**PROBLEM DETAILS:** Repeat the entries below in full, with every character unchanged.

**STORED DATA:**
+--

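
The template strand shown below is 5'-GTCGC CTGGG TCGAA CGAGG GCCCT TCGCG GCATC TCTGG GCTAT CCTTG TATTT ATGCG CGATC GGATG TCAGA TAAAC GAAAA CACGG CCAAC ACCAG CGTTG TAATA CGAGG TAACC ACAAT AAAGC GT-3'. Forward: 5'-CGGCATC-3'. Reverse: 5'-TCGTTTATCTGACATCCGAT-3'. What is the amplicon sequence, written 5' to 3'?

5'-CGGCATCTCTGGGCTATCCTTGTATTTATGCGCGATCGGATGTCAGATAAACGA-3'

The forward primer matches the template at positions 29–35.
Taking the reverse complement of TCGTTTATCTGACATCCGAT gives ATCGGATGTCAGATAAACGA, found at positions 63–82 on the template; the primer anneals here to the top strand with its 3' end pointing upstream.
The product is the template from position 29 through 82 (54 bp).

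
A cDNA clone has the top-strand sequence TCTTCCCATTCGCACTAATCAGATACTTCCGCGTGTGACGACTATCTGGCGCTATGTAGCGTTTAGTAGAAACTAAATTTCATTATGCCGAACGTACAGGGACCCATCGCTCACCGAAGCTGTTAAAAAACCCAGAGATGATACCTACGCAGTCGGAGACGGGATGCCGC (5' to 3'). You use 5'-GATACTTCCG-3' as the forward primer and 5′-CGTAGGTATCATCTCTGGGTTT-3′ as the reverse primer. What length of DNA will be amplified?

Forward primer GATACTTCCG is found on the top strand at positions 22–31.
Reverse complement of the reverse primer: AAACCCAGAGATGATACCTACG. This occurs on the top strand at positions 128–149.
Product length = (reverse-primer end) − (forward-primer start) + 1 = 149 − 22 + 1 = 128 bp.

128 bp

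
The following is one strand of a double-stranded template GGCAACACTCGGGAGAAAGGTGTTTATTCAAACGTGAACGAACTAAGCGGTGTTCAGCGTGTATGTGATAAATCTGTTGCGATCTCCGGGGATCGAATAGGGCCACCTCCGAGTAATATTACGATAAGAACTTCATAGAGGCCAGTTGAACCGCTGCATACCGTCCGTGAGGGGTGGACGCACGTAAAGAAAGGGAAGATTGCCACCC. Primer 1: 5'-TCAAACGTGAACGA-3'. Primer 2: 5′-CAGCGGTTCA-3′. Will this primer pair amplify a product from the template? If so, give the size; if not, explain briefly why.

Primer 1 (TCAAACGTGAACGA) matches the top strand at positions 28–41; it acts as a forward primer.
Primer 2's reverse complement is TGAACCGCTG, matching the top strand at positions 147–156; it acts as a reverse primer.
The 3' ends face each other across positions 28–156, giving a 129 bp product.

Yes — a 129 bp product.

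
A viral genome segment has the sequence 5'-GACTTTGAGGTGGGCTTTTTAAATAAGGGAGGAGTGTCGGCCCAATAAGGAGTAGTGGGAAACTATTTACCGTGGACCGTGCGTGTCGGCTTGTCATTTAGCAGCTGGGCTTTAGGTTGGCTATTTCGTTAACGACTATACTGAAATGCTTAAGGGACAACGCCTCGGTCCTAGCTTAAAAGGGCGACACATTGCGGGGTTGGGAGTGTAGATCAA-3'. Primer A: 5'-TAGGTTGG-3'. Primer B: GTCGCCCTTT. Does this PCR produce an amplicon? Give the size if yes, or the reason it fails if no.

Yes — a 76 bp product.

Primer A (TAGGTTGG) matches the top strand at positions 113–120; it acts as a forward primer.
Primer B's reverse complement is AAAGGGCGAC, matching the top strand at positions 179–188; it acts as a reverse primer.
The 3' ends face each other across positions 113–188, giving a 76 bp product.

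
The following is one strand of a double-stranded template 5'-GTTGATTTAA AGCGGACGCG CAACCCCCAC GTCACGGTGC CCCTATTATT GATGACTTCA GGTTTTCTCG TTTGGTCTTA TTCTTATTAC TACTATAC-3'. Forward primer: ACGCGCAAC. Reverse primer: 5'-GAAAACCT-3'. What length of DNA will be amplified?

52 bp

The forward primer matches the template at positions 16–24.
Taking the reverse complement of GAAAACCT gives AGGTTTTC, found at positions 60–67 on the template; the primer anneals here to the top strand with its 3' end pointing upstream.
Product length = (reverse-primer end) − (forward-primer start) + 1 = 67 − 16 + 1 = 52 bp.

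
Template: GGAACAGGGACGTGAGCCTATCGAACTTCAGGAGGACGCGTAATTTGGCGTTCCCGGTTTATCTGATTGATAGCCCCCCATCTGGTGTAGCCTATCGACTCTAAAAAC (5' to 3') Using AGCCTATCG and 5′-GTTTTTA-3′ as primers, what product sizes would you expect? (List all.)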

+--

**YOUR SOLUTION:**
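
The template strand shown below is 5'-GTCGC CTGGG TCGAA CGAGG GCCCT TCGCG GCATC TCTGG GCTAT CCTTG TATTT ATGCG CGATC GGATG TCAGA TAAAC GAAAA CACGG CCAAC ACCAG CGTTG TAATA CGAGG TAACC ACAAT AAAGC GT-3'. Forward: 5'-CGGCATC-3'. Reverse: 5'-TCGTTTATCTGACATCCGAT-3'. What is the amplicon sequence, written 5' to 3'?

5'-CGGCATCTCTGGGCTATCCTTGTATTTATGCGCGATCGGATGTCAGATAAACGA-3'

The forward primer matches the template at positions 29–35.
Taking the reverse complement of TCGTTTATCTGACATCCGAT gives ATCGGATGTCAGATAAACGA, found at positions 63–82 on the template; the primer anneals here to the top strand with its 3' end pointing upstream.
The product is the template from position 29 through 82 (54 bp).

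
A cDNA clone has the top-strand sequence TCTTCCCATTCGCACTAATCAGATACTTCCGCGTGTGACGACTATCTGGCGCTATGTAGCGTTTAGTAGAAACTAAATTTCATTATGCCGAACGTACAGGGACCCATCGCTCACCGAAGCTGTTAAAAAACCCAGAGATGATACCTACGCAGTCGGAGACGGGATGCCGC (5' to 3'). You use 5'-GATACTTCCG-3' as the forward primer and 5′-CGTAGGTATCATCTCTGGGTTT-3′ as the reverse primer. What length of DNA will be amplified?

Forward primer GATACTTCCG is found on the top strand at positions 22–31.
Reverse complement of the reverse primer: AAACCCAGAGATGATACCTACG. This occurs on the top strand at positions 128–149.
Product length = (reverse-primer end) − (forward-primer start) + 1 = 149 − 22 + 1 = 128 bp.

128 bp

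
The following is one strand of a double-stranded template GGCAACACTCGGGAGAAAGGTGTTTATTCAAACGTGAACGAACTAAGCGGTGTTCAGCGTGTATGTGATAAATCTGTTGCGATCTCCGGGGATCGAATAGGGCCACCTCCGAGTAATATTACGATAAGAACTTCATAGAGGCCAGTTGAACCGCTGCATACCGTCCGTGAGGGGTGGACGCACGTAAAGAAAGGGAAGATTGCCACCC. Primer 1: 5'-TCAAACGTGAACGA-3'. Primer 2: 5′-CAGCGGTTCA-3′. Will this primer pair amplify a product from the template? If so, give the size; if not, explain briefly why.

Primer 1 (TCAAACGTGAACGA) matches the top strand at positions 28–41; it acts as a forward primer.
Primer 2's reverse complement is TGAACCGCTG, matching the top strand at positions 147–156; it acts as a reverse primer.
The 3' ends face each other across positions 28–156, giving a 129 bp product.

Yes — a 129 bp product.

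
A viral genome segment has the sequence 5'-GACTTTGAGGTGGGCTTTTTAAATAAGGGAGGAGTGTCGGCCCAATAAGGAGTAGTGGGAAACTATTTACCGTGGACCGTGCGTGTCGGCTTGTCATTTAGCAGCTGGGCTTTAGGTTGGCTATTTCGTTAACGACTATACTGAAATGCTTAAGGGACAACGCCTCGGTCCTAGCTTAAAAGGGCGACACATTGCGGGGTTGGGAGTGTAGATCAA-3'. Primer A: 5'-TAGGTTGG-3'. Primer B: GTCGCCCTTT. Does this PCR produce an amplicon? Give the size if yes, or the reason it fails if no.

Yes — a 76 bp product.

Primer A (TAGGTTGG) matches the top strand at positions 113–120; it acts as a forward primer.
Primer B's reverse complement is AAAGGGCGAC, matching the top strand at positions 179–188; it acts as a reverse primer.
The 3' ends face each other across positions 113–188, giving a 76 bp product.

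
The following is one strand of a double-stranded template 5'-GTTGATTTAA AGCGGACGCG CAACCCCCAC GTCACGGTGC CCCTATTATT GATGACTTCA GGTTTTCTCG TTTGGTCTTA TTCTTATTAC TACTATAC-3'. Forward primer: ACGCGCAAC. Reverse primer: 5'-GAAAACCT-3'. What length of DNA will be amplified?

52 bp

The forward primer matches the template at positions 16–24.
Taking the reverse complement of GAAAACCT gives AGGTTTTC, found at positions 60–67 on the template; the primer anneals here to the top strand with its 3' end pointing upstream.
Product length = (reverse-primer end) − (forward-primer start) + 1 = 67 − 16 + 1 = 52 bp.

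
Template: GGAACAGGGACGTGAGCCTATCGAACTTCAGGAGGACGCGTAATTTGGCGTTCCCGGTTTATCTGATTGATAGCCCCCCATCTGGTGTAGCCTATCGACTCTAAAAAC (5' to 3') Using AGCCTATCG and 5′-GTTTTTA-3′ as primers, what product sizes would you expect? (List all.)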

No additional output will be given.